WHAT IS EXPECTED: Copy out the entries exactly, from the first line to the last.

(EXERCISE INPUT begins)

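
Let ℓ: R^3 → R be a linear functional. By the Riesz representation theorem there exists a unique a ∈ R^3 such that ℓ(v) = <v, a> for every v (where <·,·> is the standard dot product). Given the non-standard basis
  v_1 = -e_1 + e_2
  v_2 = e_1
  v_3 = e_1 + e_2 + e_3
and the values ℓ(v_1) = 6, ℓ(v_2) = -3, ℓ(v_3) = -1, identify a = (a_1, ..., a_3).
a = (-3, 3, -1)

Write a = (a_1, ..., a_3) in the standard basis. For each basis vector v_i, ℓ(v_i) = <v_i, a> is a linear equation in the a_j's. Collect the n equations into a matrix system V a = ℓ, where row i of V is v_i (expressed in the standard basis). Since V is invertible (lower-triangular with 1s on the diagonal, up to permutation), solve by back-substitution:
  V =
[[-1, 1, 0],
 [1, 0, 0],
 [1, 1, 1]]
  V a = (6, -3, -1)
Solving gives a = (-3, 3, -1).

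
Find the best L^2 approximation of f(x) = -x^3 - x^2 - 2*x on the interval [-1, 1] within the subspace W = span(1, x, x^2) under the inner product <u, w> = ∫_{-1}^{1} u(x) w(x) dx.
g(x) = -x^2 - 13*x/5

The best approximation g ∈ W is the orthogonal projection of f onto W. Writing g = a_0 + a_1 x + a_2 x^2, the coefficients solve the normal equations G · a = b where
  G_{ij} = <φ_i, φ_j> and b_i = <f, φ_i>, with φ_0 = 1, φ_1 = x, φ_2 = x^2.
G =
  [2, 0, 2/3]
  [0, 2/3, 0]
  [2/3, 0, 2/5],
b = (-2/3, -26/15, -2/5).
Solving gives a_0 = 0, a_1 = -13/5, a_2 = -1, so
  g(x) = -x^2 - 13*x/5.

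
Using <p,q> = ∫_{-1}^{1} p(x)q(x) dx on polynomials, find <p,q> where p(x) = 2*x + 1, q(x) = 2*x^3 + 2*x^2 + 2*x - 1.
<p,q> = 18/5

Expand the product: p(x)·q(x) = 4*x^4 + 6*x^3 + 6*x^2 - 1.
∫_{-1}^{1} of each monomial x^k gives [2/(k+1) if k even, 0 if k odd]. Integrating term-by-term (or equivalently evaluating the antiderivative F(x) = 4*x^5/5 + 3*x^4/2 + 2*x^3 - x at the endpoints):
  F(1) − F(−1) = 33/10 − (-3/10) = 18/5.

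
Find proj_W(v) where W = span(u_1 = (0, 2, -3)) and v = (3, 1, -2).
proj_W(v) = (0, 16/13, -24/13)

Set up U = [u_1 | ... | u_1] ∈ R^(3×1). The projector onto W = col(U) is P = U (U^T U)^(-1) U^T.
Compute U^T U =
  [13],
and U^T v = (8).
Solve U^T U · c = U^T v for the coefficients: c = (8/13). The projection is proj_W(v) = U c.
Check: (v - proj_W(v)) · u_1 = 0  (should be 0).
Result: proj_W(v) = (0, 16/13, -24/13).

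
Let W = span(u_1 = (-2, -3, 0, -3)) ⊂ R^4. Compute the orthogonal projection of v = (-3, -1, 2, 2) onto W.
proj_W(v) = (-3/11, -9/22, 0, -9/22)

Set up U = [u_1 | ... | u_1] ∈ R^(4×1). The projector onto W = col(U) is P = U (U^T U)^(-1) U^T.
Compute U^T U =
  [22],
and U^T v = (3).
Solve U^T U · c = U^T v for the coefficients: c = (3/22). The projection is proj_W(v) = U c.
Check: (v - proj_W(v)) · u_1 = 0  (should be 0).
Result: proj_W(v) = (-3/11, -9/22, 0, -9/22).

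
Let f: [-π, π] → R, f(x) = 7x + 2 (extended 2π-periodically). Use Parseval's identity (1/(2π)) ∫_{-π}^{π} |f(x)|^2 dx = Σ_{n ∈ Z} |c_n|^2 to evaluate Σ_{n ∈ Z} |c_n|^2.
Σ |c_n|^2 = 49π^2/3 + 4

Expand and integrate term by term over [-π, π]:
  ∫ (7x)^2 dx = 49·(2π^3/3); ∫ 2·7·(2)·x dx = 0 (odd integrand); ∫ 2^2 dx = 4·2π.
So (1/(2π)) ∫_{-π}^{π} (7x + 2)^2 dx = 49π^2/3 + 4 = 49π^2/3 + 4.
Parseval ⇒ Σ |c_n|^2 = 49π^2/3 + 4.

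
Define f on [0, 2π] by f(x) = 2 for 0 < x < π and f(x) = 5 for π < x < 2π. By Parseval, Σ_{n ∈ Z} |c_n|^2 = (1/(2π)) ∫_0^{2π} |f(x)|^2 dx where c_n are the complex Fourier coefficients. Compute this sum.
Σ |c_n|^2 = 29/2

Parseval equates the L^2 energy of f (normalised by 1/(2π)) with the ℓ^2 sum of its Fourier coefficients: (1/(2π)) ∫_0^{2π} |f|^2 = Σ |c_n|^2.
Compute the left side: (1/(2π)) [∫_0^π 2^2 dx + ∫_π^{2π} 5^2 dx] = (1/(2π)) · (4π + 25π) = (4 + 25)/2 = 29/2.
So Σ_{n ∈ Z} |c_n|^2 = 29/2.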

(EXERCISE INPUT ends)

RESULT OF THIS EXERCISE:
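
Let ℓ: R^3 → R be a linear functional. By the Riesz representation theorem there exists a unique a ∈ R^3 such that ℓ(v) = <v, a> for every v (where <·,·> is the standard dot product). Given the non-standard basis
  v_1 = -e_1 + e_2
  v_2 = e_1
  v_3 = e_1 + e_2 + e_3
and the values ℓ(v_1) = 6, ℓ(v_2) = -3, ℓ(v_3) = -1, identify a = (a_1, ..., a_3).
a = (-3, 3, -1)

Write a = (a_1, ..., a_3) in the standard basis. For each basis vector v_i, ℓ(v_i) = <v_i, a> is a linear equation in the a_j's. Collect the n equations into a matrix system V a = ℓ, where row i of V is v_i (expressed in the standard basis). Since V is invertible (lower-triangular with 1s on the diagonal, up to permutation), solve by back-substitution:
  V =
[[-1, 1, 0],
 [1, 0, 0],
 [1, 1, 1]]
  V a = (6, -3, -1)
Solving gives a = (-3, 3, -1).

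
Find the best L^2 approximation of f(x) = -x^3 - x^2 - 2*x on the interval [-1, 1] within the subspace W = span(1, x, x^2) under the inner product <u, w> = ∫_{-1}^{1} u(x) w(x) dx.
g(x) = -x^2 - 13*x/5

The best approximation g ∈ W is the orthogonal projection of f onto W. Writing g = a_0 + a_1 x + a_2 x^2, the coefficients solve the normal equations G · a = b where
  G_{ij} = <φ_i, φ_j> and b_i = <f, φ_i>, with φ_0 = 1, φ_1 = x, φ_2 = x^2.
G =
  [2, 0, 2/3]
  [0, 2/3, 0]
  [2/3, 0, 2/5],
b = (-2/3, -26/15, -2/5).
Solving gives a_0 = 0, a_1 = -13/5, a_2 = -1, so
  g(x) = -x^2 - 13*x/5.

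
Using <p,q> = ∫_{-1}^{1} p(x)q(x) dx on polynomials, find <p,q> where p(x) = 2*x + 1, q(x) = 2*x^3 + 2*x^2 + 2*x - 1.
<p,q> = 18/5

Expand the product: p(x)·q(x) = 4*x^4 + 6*x^3 + 6*x^2 - 1.
∫_{-1}^{1} of each monomial x^k gives [2/(k+1) if k even, 0 if k odd]. Integrating term-by-term (or equivalently evaluating the antiderivative F(x) = 4*x^5/5 + 3*x^4/2 + 2*x^3 - x at the endpoints):
  F(1) − F(−1) = 33/10 − (-3/10) = 18/5.

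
Find proj_W(v) where W = span(u_1 = (0, 2, -3)) and v = (3, 1, -2).
proj_W(v) = (0, 16/13, -24/13)

Set up U = [u_1 | ... | u_1] ∈ R^(3×1). The projector onto W = col(U) is P = U (U^T U)^(-1) U^T.
Compute U^T U =
  [13],
and U^T v = (8).
Solve U^T U · c = U^T v for the coefficients: c = (8/13). The projection is proj_W(v) = U c.
Check: (v - proj_W(v)) · u_1 = 0  (should be 0).
Result: proj_W(v) = (0, 16/13, -24/13).

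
Let W = span(u_1 = (-2, -3, 0, -3)) ⊂ R^4. Compute the orthogonal projection of v = (-3, -1, 2, 2) onto W.
proj_W(v) = (-3/11, -9/22, 0, -9/22)

Set up U = [u_1 | ... | u_1] ∈ R^(4×1). The projector onto W = col(U) is P = U (U^T U)^(-1) U^T.
Compute U^T U =
  [22],
and U^T v = (3).
Solve U^T U · c = U^T v for the coefficients: c = (3/22). The projection is proj_W(v) = U c.
Check: (v - proj_W(v)) · u_1 = 0  (should be 0).
Result: proj_W(v) = (-3/11, -9/22, 0, -9/22).

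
Let f: [-π, π] → R, f(x) = 7x + 2 (extended 2π-periodically). Use Parseval's identity (1/(2π)) ∫_{-π}^{π} |f(x)|^2 dx = Σ_{n ∈ Z} |c_n|^2 to evaluate Σ_{n ∈ Z} |c_n|^2.
Σ |c_n|^2 = 49π^2/3 + 4

Expand and integrate term by term over [-π, π]:
  ∫ (7x)^2 dx = 49·(2π^3/3); ∫ 2·7·(2)·x dx = 0 (odd integrand); ∫ 2^2 dx = 4·2π.
So (1/(2π)) ∫_{-π}^{π} (7x + 2)^2 dx = 49π^2/3 + 4 = 49π^2/3 + 4.
Parseval ⇒ Σ |c_n|^2 = 49π^2/3 + 4.

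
Define f on [0, 2π] by f(x) = 2 for 0 < x < π and f(x) = 5 for π < x < 2π. By Parseval, Σ_{n ∈ Z} |c_n|^2 = (1/(2π)) ∫_0^{2π} |f(x)|^2 dx where c_n are the complex Fourier coefficients. Compute this sum.
Σ |c_n|^2 = 29/2

Parseval equates the L^2 energy of f (normalised by 1/(2π)) with the ℓ^2 sum of its Fourier coefficients: (1/(2π)) ∫_0^{2π} |f|^2 = Σ |c_n|^2.
Compute the left side: (1/(2π)) [∫_0^π 2^2 dx + ∫_π^{2π} 5^2 dx] = (1/(2π)) · (4π + 25π) = (4 + 25)/2 = 29/2.
So Σ_{n ∈ Z} |c_n|^2 = 29/2.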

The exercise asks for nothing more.